§ **ASSIGNMENT**: What is needed here is an exact repetition of the records below, beginning at the line that has "Cards numbered 10, 6, 9, 9, 12, 12, 12, 15" and stopping after the line that has "The recorded values, in".

§ **RECORDS FOR THIS TASK**:
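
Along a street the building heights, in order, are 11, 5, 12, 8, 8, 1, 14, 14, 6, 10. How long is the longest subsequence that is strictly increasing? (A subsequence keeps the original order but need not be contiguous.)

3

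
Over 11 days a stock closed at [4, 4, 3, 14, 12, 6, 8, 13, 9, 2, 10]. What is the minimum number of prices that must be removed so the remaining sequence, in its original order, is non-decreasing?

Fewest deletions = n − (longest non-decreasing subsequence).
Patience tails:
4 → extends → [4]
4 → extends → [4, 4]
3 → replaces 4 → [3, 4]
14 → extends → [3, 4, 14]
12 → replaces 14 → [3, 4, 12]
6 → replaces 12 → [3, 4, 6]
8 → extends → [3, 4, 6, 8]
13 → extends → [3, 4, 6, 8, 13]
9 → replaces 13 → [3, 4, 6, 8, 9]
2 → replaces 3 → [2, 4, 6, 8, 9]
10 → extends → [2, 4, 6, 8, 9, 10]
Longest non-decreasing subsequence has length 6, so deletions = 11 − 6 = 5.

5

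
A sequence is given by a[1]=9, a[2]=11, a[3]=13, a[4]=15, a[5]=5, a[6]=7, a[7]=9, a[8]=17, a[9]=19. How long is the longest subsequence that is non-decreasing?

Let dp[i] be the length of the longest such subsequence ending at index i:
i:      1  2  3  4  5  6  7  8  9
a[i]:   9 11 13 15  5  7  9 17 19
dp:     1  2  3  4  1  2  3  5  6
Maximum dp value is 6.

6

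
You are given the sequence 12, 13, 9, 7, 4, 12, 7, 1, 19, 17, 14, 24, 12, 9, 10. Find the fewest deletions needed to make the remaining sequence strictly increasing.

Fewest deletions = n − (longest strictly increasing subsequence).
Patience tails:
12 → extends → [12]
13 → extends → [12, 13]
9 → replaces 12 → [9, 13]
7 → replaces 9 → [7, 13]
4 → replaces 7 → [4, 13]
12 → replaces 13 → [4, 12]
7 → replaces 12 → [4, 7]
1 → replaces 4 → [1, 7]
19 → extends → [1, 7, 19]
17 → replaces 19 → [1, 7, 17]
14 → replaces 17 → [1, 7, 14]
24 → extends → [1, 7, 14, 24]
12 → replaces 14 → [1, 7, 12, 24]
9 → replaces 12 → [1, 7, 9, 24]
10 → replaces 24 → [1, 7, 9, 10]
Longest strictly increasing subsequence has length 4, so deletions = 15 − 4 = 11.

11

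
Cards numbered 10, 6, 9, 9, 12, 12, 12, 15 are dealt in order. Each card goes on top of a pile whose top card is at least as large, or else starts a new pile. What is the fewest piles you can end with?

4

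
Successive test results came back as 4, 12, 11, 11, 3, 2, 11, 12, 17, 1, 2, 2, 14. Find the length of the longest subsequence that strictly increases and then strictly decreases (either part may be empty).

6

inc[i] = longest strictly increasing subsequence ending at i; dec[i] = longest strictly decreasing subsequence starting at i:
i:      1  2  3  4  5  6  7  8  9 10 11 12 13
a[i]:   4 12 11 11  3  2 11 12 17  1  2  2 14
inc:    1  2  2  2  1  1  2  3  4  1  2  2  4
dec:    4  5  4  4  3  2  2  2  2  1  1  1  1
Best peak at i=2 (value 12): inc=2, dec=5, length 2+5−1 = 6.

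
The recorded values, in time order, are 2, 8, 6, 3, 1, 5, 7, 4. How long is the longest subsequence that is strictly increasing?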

...

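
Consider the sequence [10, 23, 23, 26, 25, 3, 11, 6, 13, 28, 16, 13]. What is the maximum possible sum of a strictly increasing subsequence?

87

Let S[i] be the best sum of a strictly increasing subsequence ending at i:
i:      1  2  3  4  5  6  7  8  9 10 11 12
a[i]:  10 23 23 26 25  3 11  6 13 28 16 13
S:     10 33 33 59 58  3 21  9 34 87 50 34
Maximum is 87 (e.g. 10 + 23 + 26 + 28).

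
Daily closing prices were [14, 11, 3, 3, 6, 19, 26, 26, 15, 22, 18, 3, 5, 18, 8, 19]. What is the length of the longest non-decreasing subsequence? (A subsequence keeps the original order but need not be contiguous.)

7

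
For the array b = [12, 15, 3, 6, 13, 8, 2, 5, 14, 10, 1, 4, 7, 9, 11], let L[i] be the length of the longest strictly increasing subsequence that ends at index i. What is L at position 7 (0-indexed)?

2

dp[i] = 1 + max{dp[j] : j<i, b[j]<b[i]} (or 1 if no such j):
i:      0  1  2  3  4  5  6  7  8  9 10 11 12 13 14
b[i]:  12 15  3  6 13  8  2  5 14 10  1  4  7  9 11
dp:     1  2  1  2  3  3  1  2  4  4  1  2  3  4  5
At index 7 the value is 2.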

--

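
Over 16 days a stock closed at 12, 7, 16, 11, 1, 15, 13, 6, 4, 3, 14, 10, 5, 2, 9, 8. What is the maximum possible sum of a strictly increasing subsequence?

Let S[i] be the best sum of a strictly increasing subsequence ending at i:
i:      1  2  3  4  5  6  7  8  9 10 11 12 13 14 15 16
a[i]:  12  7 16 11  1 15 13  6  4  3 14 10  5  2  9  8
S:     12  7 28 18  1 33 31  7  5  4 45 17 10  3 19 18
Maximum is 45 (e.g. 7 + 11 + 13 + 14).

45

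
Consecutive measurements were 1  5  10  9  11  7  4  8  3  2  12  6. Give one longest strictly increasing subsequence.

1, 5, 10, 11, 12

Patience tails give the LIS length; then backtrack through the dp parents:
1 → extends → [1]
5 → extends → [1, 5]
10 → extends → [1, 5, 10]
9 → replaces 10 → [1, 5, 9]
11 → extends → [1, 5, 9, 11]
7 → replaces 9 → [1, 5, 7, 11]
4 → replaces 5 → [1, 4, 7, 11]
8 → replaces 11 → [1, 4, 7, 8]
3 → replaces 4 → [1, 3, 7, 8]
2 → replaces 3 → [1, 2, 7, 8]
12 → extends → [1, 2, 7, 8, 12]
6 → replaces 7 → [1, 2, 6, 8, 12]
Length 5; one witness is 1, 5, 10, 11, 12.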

§ **RESPONSE BELOW**:
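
Cards numbered 10, 6, 9, 9, 12, 12, 12, 15 are dealt in order. Each card goes on top of a pile whose top card is at least as large, or else starts a new pile. What is the fewest piles you can end with?

4

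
Successive test results came back as 4, 12, 11, 11, 3, 2, 11, 12, 17, 1, 2, 2, 14. Find the length of the longest subsequence that strictly increases and then strictly decreases (either part may be empty).

6

inc[i] = longest strictly increasing subsequence ending at i; dec[i] = longest strictly decreasing subsequence starting at i:
i:      1  2  3  4  5  6  7  8  9 10 11 12 13
a[i]:   4 12 11 11  3  2 11 12 17  1  2  2 14
inc:    1  2  2  2  1  1  2  3  4  1  2  2  4
dec:    4  5  4  4  3  2  2  2  2  1  1  1  1
Best peak at i=2 (value 12): inc=2, dec=5, length 2+5−1 = 6.

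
The recorded values, in time order, are 2, 8, 6, 3, 1, 5, 7, 4. How long is the longest subsequence that is strictly increasing?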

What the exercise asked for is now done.